ASSIGNMENT
Word for word, print all of the entries below.

=== RECORDS FOR THE TASK ===

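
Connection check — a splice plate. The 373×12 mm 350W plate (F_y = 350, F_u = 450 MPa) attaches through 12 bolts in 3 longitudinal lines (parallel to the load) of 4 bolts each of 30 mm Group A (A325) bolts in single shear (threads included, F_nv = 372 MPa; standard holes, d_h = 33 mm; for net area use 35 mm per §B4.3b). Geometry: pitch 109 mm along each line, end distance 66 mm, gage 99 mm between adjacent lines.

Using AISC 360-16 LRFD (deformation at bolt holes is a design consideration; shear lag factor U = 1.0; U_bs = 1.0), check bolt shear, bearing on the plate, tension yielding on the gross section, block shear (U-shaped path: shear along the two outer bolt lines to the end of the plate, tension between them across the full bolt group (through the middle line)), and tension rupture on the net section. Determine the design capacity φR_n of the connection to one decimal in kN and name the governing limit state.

1085.4 kN (net-section rupture governs)

Bolt shear: A_b = π(30)²/4 = 706.86 mm². φR_n = 0.75 × 372 × 706.86 × 12 × 1 = 2366.6 kN.
Bearing (12 mm plate, F_u = 450 MPa): end bolts L_c = 66 − 33/2 = 49.5, R_n = min(1.2×49.5×12×450, 2.4×30×12×450) = 320.76 kN/bolt; interior L_c = 109 − 33 = 76, R_n = 388.8 kN/bolt. φR_n = 0.75 × (3×320.76 + 9×388.8) = 3346.1 kN.
Tension yield (gross): A_g = 373×12 = 4476 mm². φR_n = 0.90 × 350 × 4476 = 1409.9 kN.
Block shear: shear path 2×[66+3×109] = 2×393 mm, A_gv = 9432, A_nv = 2×(393 − 3.5×35)×12 = 6492 mm²; tension across gage: (198 − 2×35)×12 = 1536 mm². R_n = min(0.6×450×6492, 0.6×350×9432) + 1.0×450×1536 = min(1752.8, 1980.7) + 691.2 = 2444 kN. φR_n = 0.75 × 2444 = 1833.0 kN.
Tension rupture (net): A_n = (373 − 3×35)×12 = 3216 mm² (U = 1.0, A_e = A_n). φR_n = 0.75 × 450 × 3216 = 1085.4 kN.
Governing: min(2366.6, 3346.1, 1409.9, 1833.0, 1085.4) = 1085.4 kN → net-section rupture.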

===

TASK ANSWER
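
Connection check — a splice plate. The 373×12 mm 350W plate (F_y = 350, F_u = 450 MPa) attaches through 12 bolts in 3 longitudinal lines (parallel to the load) of 4 bolts each of 30 mm Group A (A325) bolts in single shear (threads included, F_nv = 372 MPa; standard holes, d_h = 33 mm; for net area use 35 mm per §B4.3b). Geometry: pitch 109 mm along each line, end distance 66 mm, gage 99 mm between adjacent lines.

Using AISC 360-16 LRFD (deformation at bolt holes is a design consideration; shear lag factor U = 1.0; U_bs = 1.0), check bolt shear, bearing on the plate, tension yielding on the gross section, block shear (U-shaped path: shear along the two outer bolt lines to the end of the plate, tension between them across the full bolt group (through the middle line)), and tension rupture on the net section. Determine the design capacity φR_n of the connection to one decimal in kN and name the governing limit state.

1085.4 kN (net-section rupture governs)

Bolt shear: A_b = π(30)²/4 = 706.86 mm². φR_n = 0.75 × 372 × 706.86 × 12 × 1 = 2366.6 kN.
Bearing (12 mm plate, F_u = 450 MPa): end bolts L_c = 66 − 33/2 = 49.5, R_n = min(1.2×49.5×12×450, 2.4×30×12×450) = 320.76 kN/bolt; interior L_c = 109 − 33 = 76, R_n = 388.8 kN/bolt. φR_n = 0.75 × (3×320.76 + 9×388.8) = 3346.1 kN.
Tension yield (gross): A_g = 373×12 = 4476 mm². φR_n = 0.90 × 350 × 4476 = 1409.9 kN.
Block shear: shear path 2×[66+3×109] = 2×393 mm, A_gv = 9432, A_nv = 2×(393 − 3.5×35)×12 = 6492 mm²; tension across gage: (198 − 2×35)×12 = 1536 mm². R_n = min(0.6×450×6492, 0.6×350×9432) + 1.0×450×1536 = min(1752.8, 1980.7) + 691.2 = 2444 kN. φR_n = 0.75 × 2444 = 1833.0 kN.
Tension rupture (net): A_n = (373 − 3×35)×12 = 3216 mm² (U = 1.0, A_e = A_n). φR_n = 0.75 × 450 × 3216 = 1085.4 kN.
Governing: min(2366.6, 3346.1, 1409.9, 1833.0, 1085.4) = 1085.4 kN → net-section rupture.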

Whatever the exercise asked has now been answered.